— Source records —
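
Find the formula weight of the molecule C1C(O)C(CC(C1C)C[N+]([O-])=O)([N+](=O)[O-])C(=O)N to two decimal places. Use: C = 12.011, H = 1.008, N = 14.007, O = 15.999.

261.23

Molecular formula: C9H15N3O6.
M = 9×12.011 + 15×1.008 + 3×14.007 + 6×15.999 = 261.23 g/mol.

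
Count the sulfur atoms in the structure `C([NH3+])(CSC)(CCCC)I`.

The symbol for sulfur appears 1 time in the SMILES.

1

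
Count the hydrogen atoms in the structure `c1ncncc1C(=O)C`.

6

Hydrogens are implicit in SMILES; fill each atom to its normal valence:
  3 × C (aromatic): 1 H each → 3
  2 × N (aromatic): no H
  1 × C: 3 H
  1 × C (aromatic): no H
  1 × C: no H
  1 × O: no H
  Total hydrogens = 6.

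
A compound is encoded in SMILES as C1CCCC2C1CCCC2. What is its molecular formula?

Heavy atoms from the SMILES: 10 C.
Implicit hydrogens by atom environment:
  8 × C: 2 H each → 16
  2 × C: 1 H each → 2
  Total hydrogens = 18.
Molecular formula: C10H18

C10H18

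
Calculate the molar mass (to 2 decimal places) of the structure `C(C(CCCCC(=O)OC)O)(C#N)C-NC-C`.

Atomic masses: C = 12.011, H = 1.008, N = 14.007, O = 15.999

242.32

Molecular formula: C12H22N2O3.
M = 12×12.011 + 22×1.008 + 2×14.007 + 3×15.999 = 242.32 g/mol.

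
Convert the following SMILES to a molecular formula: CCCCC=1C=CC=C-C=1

Heavy atoms from the SMILES: 10 C.
Implicit hydrogens by atom environment:
  5 × C (aromatic): 1 H each → 5
  3 × C: 2 H each → 6
  1 × C: 3 H
  1 × C (aromatic): no H
  Total hydrogens = 14.
Molecular formula: C10H14

C10H14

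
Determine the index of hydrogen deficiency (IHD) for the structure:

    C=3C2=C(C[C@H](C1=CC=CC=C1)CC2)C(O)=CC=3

Molecular formula from the SMILES: C16H16O.
DoU = (2C + 2 + N − H − X)/2 = (2·16 + 2 + 0 − 16 − 0)/2 = 18/2 = 9.
(Structurally: 3 ring(s) + 6 π bond(s) = 9.)

9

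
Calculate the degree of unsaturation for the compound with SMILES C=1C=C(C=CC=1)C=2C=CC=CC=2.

Molecular formula from the SMILES: C12H10.
DoU = (2C + 2 + N − H − X)/2 = (2·12 + 2 + 0 − 10 − 0)/2 = 16/2 = 8.
(Structurally: 2 ring(s) + 6 π bond(s) = 8.)

8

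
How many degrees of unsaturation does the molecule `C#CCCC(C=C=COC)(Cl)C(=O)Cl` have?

5

Molecular formula from the SMILES: C10H10Cl2O2.
DoU = (2C + 2 + N − H − X)/2 = (2·10 + 2 + 0 − 10 − 2)/2 = 10/2 = 5.
(Structurally: 0 ring(s) + 5 π bond(s) = 5.)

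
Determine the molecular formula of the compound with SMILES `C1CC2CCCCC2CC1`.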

— Work required —
All records above must be printed again, exactly.

— Expected answer —
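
Find the formula weight of the molecule C1C(O)C(CC(C1C)C[N+]([O-])=O)([N+](=O)[O-])C(=O)N to two decimal places. Use: C = 12.011, H = 1.008, N = 14.007, O = 15.999.

261.23

Molecular formula: C9H15N3O6.
M = 9×12.011 + 15×1.008 + 3×14.007 + 6×15.999 = 261.23 g/mol.

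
Count the sulfur atoms in the structure `C([NH3+])(CSC)(CCCC)I`.

The symbol for sulfur appears 1 time in the SMILES.

1

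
Count the hydrogen atoms in the structure `c1ncncc1C(=O)C`.

6

Hydrogens are implicit in SMILES; fill each atom to its normal valence:
  3 × C (aromatic): 1 H each → 3
  2 × N (aromatic): no H
  1 × C: 3 H
  1 × C (aromatic): no H
  1 × C: no H
  1 × O: no H
  Total hydrogens = 6.

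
A compound is encoded in SMILES as C1CCCC2C1CCCC2. What is its molecular formula?

Heavy atoms from the SMILES: 10 C.
Implicit hydrogens by atom environment:
  8 × C: 2 H each → 16
  2 × C: 1 H each → 2
  Total hydrogens = 18.
Molecular formula: C10H18

C10H18

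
Calculate the molar mass (to 2 decimal places) of the structure `C(C(CCCCC(=O)OC)O)(C#N)C-NC-C`.

Atomic masses: C = 12.011, H = 1.008, N = 14.007, O = 15.999

242.32

Molecular formula: C12H22N2O3.
M = 12×12.011 + 22×1.008 + 2×14.007 + 3×15.999 = 242.32 g/mol.

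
Convert the following SMILES to a molecular formula: CCCCC=1C=CC=C-C=1

Heavy atoms from the SMILES: 10 C.
Implicit hydrogens by atom environment:
  5 × C (aromatic): 1 H each → 5
  3 × C: 2 H each → 6
  1 × C: 3 H
  1 × C (aromatic): no H
  Total hydrogens = 14.
Molecular formula: C10H14

C10H14

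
Determine the index of hydrogen deficiency (IHD) for the structure:

    C=3C2=C(C[C@H](C1=CC=CC=C1)CC2)C(O)=CC=3

Molecular formula from the SMILES: C16H16O.
DoU = (2C + 2 + N − H − X)/2 = (2·16 + 2 + 0 − 16 − 0)/2 = 18/2 = 9.
(Structurally: 3 ring(s) + 6 π bond(s) = 9.)

9

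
Calculate the degree of unsaturation for the compound with SMILES C=1C=C(C=CC=1)C=2C=CC=CC=2.

Molecular formula from the SMILES: C12H10.
DoU = (2C + 2 + N − H − X)/2 = (2·12 + 2 + 0 − 10 − 0)/2 = 16/2 = 8.
(Structurally: 2 ring(s) + 6 π bond(s) = 8.)

8

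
How many degrees of unsaturation does the molecule `C#CCCC(C=C=COC)(Cl)C(=O)Cl` have?

5

Molecular formula from the SMILES: C10H10Cl2O2.
DoU = (2C + 2 + N − H − X)/2 = (2·10 + 2 + 0 − 10 − 2)/2 = 10/2 = 5.
(Structurally: 0 ring(s) + 5 π bond(s) = 5.)

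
Determine the molecular formula of the compound with SMILES `C1CC2CCCCC2CC1`.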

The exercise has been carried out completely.